--- Data listing Enclosed Below ---

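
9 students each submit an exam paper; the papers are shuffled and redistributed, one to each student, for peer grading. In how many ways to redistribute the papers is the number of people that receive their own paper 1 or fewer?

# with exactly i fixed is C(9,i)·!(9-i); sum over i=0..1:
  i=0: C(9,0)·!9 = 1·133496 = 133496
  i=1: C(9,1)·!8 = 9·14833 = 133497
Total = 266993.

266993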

--- End of Enclosed Data listing ---
--- Data listing Enclosed Below ---

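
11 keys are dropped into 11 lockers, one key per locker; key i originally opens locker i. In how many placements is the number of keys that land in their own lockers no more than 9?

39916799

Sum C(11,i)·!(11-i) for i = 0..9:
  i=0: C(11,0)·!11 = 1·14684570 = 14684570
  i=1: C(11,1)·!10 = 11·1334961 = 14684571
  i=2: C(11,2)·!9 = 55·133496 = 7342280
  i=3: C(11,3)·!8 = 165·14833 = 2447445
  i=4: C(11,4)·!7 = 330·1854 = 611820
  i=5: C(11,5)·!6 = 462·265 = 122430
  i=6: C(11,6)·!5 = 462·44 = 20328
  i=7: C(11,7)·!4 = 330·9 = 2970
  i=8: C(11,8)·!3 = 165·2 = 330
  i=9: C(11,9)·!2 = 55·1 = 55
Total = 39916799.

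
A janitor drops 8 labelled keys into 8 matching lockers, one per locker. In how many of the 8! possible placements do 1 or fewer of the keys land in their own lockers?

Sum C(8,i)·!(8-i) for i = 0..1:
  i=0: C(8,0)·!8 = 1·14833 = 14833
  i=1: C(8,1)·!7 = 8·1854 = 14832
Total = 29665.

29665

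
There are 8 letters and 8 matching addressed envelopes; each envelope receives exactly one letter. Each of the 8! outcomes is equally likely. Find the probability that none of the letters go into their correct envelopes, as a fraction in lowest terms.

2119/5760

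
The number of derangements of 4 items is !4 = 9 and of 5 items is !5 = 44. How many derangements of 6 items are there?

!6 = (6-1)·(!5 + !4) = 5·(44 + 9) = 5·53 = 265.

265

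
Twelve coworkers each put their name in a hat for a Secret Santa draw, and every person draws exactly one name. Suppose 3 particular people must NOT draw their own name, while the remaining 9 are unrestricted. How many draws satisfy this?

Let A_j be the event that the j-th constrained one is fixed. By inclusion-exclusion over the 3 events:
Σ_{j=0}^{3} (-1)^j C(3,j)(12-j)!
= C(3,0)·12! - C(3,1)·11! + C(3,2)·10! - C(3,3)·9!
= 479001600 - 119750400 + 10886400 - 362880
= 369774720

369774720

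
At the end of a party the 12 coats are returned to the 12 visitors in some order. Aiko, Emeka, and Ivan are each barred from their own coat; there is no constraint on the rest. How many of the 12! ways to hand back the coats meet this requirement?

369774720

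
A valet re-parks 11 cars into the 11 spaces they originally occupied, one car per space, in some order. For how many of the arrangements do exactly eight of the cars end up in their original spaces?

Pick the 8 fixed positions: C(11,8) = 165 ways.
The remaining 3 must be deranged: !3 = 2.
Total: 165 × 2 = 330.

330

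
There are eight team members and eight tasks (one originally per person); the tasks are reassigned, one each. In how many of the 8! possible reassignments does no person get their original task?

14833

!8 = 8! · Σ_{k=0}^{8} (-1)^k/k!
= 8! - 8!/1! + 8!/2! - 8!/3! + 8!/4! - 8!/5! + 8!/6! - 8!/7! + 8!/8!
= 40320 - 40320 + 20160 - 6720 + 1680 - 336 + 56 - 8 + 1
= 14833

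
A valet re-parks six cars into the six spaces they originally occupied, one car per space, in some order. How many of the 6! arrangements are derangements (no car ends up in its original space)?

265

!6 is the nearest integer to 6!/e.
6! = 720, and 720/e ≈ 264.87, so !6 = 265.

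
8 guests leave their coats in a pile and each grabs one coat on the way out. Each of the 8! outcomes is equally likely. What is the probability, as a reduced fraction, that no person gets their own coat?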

--- End of Enclosed Data listing ---

→ **Work request**:
Everything above from the line with "A valet re-parks six" to the line with "8 guests leave", both included, must be repeated exactly, and nothing outside that range.

→ **Written response**:
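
A valet re-parks six cars into the six spaces they originally occupied, one car per space, in some order. How many of the 6! arrangements are derangements (no car ends up in its original space)?

265

!6 is the nearest integer to 6!/e.
6! = 720, and 720/e ≈ 264.87, so !6 = 265.

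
8 guests leave their coats in a pile and each grabs one coat on the way out. Each of the 8! outcomes is equally likely. What is the probability, as a reduced fraction, that no person gets their own coat?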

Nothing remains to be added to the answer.